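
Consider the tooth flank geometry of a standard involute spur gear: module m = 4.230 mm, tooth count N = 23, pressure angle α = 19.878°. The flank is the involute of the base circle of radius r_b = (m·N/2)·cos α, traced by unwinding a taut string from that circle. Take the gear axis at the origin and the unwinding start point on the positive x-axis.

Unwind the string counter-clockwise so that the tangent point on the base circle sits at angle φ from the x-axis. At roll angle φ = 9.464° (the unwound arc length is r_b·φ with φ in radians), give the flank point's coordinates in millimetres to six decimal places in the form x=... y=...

x=46.366491 y=0.068534

pitch radius r_p = m·N/2 = 4.230·23/2 = 48.645000
base radius r_b = r_p·cos α = 48.645000·cos 19.878° = 45.746670
roll angle φ = 9.464° = 0.16517796 rad
x = r_b·(cos φ + φ·sin φ) = 45.746670·(0.98638911 + 0.16517796·0.16442787) = 46.366491
y = r_b·(sin φ − φ·cos φ) = 45.746670·(0.16442787 − 0.16517796·0.98638911) = 0.068534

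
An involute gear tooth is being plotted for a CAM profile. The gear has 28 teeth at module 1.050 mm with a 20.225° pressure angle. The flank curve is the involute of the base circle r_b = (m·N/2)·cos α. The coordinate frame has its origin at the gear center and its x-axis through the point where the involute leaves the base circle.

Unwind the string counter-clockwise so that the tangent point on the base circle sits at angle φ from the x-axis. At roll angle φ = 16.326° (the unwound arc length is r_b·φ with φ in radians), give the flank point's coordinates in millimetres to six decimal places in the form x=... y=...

pitch radius r_p = m·N/2 = 1.050·28/2 = 14.700000
base radius r_b = r_p·cos α = 14.700000·cos 20.225° = 13.793631
roll angle φ = 16.326° = 0.28494245 rad
x = r_b·(cos φ + φ·sin φ) = 13.793631·(0.95967783 + 0.28494245·0.28110223) = 14.342284
y = r_b·(sin φ − φ·cos φ) = 13.793631·(0.28110223 − 0.28494245·0.95967783) = 0.105511

x=14.342284 y=0.105511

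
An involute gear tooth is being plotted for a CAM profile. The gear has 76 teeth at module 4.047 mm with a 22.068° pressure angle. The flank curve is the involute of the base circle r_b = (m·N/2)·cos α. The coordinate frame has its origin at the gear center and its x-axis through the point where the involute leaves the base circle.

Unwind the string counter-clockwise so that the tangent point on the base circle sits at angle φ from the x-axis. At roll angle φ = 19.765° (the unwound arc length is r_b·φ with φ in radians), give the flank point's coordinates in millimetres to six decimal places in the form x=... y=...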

====

For this task, print the records again exactly as they appear.

* [EXPECTED OUTPUT]:
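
Consider the tooth flank geometry of a standard involute spur gear: module m = 4.230 mm, tooth count N = 23, pressure angle α = 19.878°. The flank is the involute of the base circle of radius r_b = (m·N/2)·cos α, traced by unwinding a taut string from that circle. Take the gear axis at the origin and the unwinding start point on the positive x-axis.

Unwind the string counter-clockwise so that the tangent point on the base circle sits at angle φ from the x-axis. At roll angle φ = 9.464° (the unwound arc length is r_b·φ with φ in radians), give the flank point's coordinates in millimetres to six decimal places in the form x=... y=...

x=46.366491 y=0.068534

pitch radius r_p = m·N/2 = 4.230·23/2 = 48.645000
base radius r_b = r_p·cos α = 48.645000·cos 19.878° = 45.746670
roll angle φ = 9.464° = 0.16517796 rad
x = r_b·(cos φ + φ·sin φ) = 45.746670·(0.98638911 + 0.16517796·0.16442787) = 46.366491
y = r_b·(sin φ − φ·cos φ) = 45.746670·(0.16442787 − 0.16517796·0.98638911) = 0.068534

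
An involute gear tooth is being plotted for a CAM profile. The gear has 28 teeth at module 1.050 mm with a 20.225° pressure angle. The flank curve is the involute of the base circle r_b = (m·N/2)·cos α. The coordinate frame has its origin at the gear center and its x-axis through the point where the involute leaves the base circle.

Unwind the string counter-clockwise so that the tangent point on the base circle sits at angle φ from the x-axis. At roll angle φ = 16.326° (the unwound arc length is r_b·φ with φ in radians), give the flank point's coordinates in millimetres to six decimal places in the form x=... y=...

pitch radius r_p = m·N/2 = 1.050·28/2 = 14.700000
base radius r_b = r_p·cos α = 14.700000·cos 20.225° = 13.793631
roll angle φ = 16.326° = 0.28494245 rad
x = r_b·(cos φ + φ·sin φ) = 13.793631·(0.95967783 + 0.28494245·0.28110223) = 14.342284
y = r_b·(sin φ − φ·cos φ) = 13.793631·(0.28110223 − 0.28494245·0.95967783) = 0.105511

x=14.342284 y=0.105511

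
An involute gear tooth is being plotted for a CAM profile. The gear has 76 teeth at module 4.047 mm with a 22.068° pressure angle. The flank curve is the involute of the base circle r_b = (m·N/2)·cos α. The coordinate frame has its origin at the gear center and its x-axis through the point where the involute leaves the base circle.

Unwind the string counter-clockwise so that the tangent point on the base circle sits at angle φ from the x-axis. At roll angle φ = 19.765° (the unwound arc length is r_b·φ with φ in radians), give the flank point's coordinates in millimetres to six decimal places in the form x=... y=...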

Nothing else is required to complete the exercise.